*** THE INPUT Section Begins ***
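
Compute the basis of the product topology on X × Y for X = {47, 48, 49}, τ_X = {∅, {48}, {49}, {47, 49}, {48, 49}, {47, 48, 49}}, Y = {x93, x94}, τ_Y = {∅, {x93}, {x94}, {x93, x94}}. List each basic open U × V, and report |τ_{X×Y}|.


Basis B = {∅ × ∅, {48} × {x93}, {48} × {x94}, {49} × {x93}, {49} × {x94}, {47, 49} × {x93}, {47, 49} × {x94}, {48} × {x93, x94}, {48, 49} × {x93}, {48, 49} × {x94}, {49} × {x93, x94}, {47, 48, 49} × {x93}, {47, 48, 49} × {x94}, {47, 49} × {x93, x94}, {48, 49} × {x93, x94}, {47, 48, 49} × {x93, x94}}; |τ_{X×Y}| = 36.

Enumerate products U × V with U ∈ τ_X, V ∈ τ_Y (deduplicated):
  ∅ × ∅ = {} (∅)
  {48} × {x93} = {(48,x93)}
  {48} × {x94} = {(48,x94)}
  {49} × {x93} = {(49,x93)}
  {49} × {x94} = {(49,x94)}
  {47, 49} × {x93} = {(47,x93), (49,x93)}
  {47, 49} × {x94} = {(47,x94), (49,x94)}
  {48} × {x93, x94} = {(48,x93), (48,x94)}
  {48, 49} × {x93} = {(48,x93), (49,x93)}
  {48, 49} × {x94} = {(48,x94), (49,x94)}
  {49} × {x93, x94} = {(49,x93), (49,x94)}
  {47, 48, 49} × {x93} = {(47,x93), (48,x93), (49,x93)}
  {47, 48, 49} × {x94} = {(47,x94), (48,x94), (49,x94)}
  {47, 49} × {x93, x94} = {(47,x93), (47,x94), (49,x93), (49,x94)}
  {48, 49} × {x93, x94} = {(48,x93), (48,x94), (49,x93), (49,x94)}
  {47, 48, 49} × {x93, x94} = {(47,x93), (47,x94), (48,x93), (48,x94), (49,x93), (49,x94)}
These 16 distinct sets form the basis B.
Close under arbitrary unions to get τ_{X×Y}; counting gives |τ_{X×Y}| = 36.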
*** THE INPUT Section Ends ***
### WHAT IS EXPECTED
Would you set down every record again, exactly as it appears above?

### ANSWER BOX
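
Compute the basis of the product topology on X × Y for X = {47, 48, 49}, τ_X = {∅, {48}, {49}, {47, 49}, {48, 49}, {47, 48, 49}}, Y = {x93, x94}, τ_Y = {∅, {x93}, {x94}, {x93, x94}}. List each basic open U × V, and report |τ_{X×Y}|.


Basis B = {∅ × ∅, {48} × {x93}, {48} × {x94}, {49} × {x93}, {49} × {x94}, {47, 49} × {x93}, {47, 49} × {x94}, {48} × {x93, x94}, {48, 49} × {x93}, {48, 49} × {x94}, {49} × {x93, x94}, {47, 48, 49} × {x93}, {47, 48, 49} × {x94}, {47, 49} × {x93, x94}, {48, 49} × {x93, x94}, {47, 48, 49} × {x93, x94}}; |τ_{X×Y}| = 36.

Enumerate products U × V with U ∈ τ_X, V ∈ τ_Y (deduplicated):
  ∅ × ∅ = {} (∅)
  {48} × {x93} = {(48,x93)}
  {48} × {x94} = {(48,x94)}
  {49} × {x93} = {(49,x93)}
  {49} × {x94} = {(49,x94)}
  {47, 49} × {x93} = {(47,x93), (49,x93)}
  {47, 49} × {x94} = {(47,x94), (49,x94)}
  {48} × {x93, x94} = {(48,x93), (48,x94)}
  {48, 49} × {x93} = {(48,x93), (49,x93)}
  {48, 49} × {x94} = {(48,x94), (49,x94)}
  {49} × {x93, x94} = {(49,x93), (49,x94)}
  {47, 48, 49} × {x93} = {(47,x93), (48,x93), (49,x93)}
  {47, 48, 49} × {x94} = {(47,x94), (48,x94), (49,x94)}
  {47, 49} × {x93, x94} = {(47,x93), (47,x94), (49,x93), (49,x94)}
  {48, 49} × {x93, x94} = {(48,x93), (48,x94), (49,x93), (49,x94)}
  {47, 48, 49} × {x93, x94} = {(47,x93), (47,x94), (48,x93), (48,x94), (49,x93), (49,x94)}
These 16 distinct sets form the basis B.
Close under arbitrary unions to get τ_{X×Y}; counting gives |τ_{X×Y}| = 36.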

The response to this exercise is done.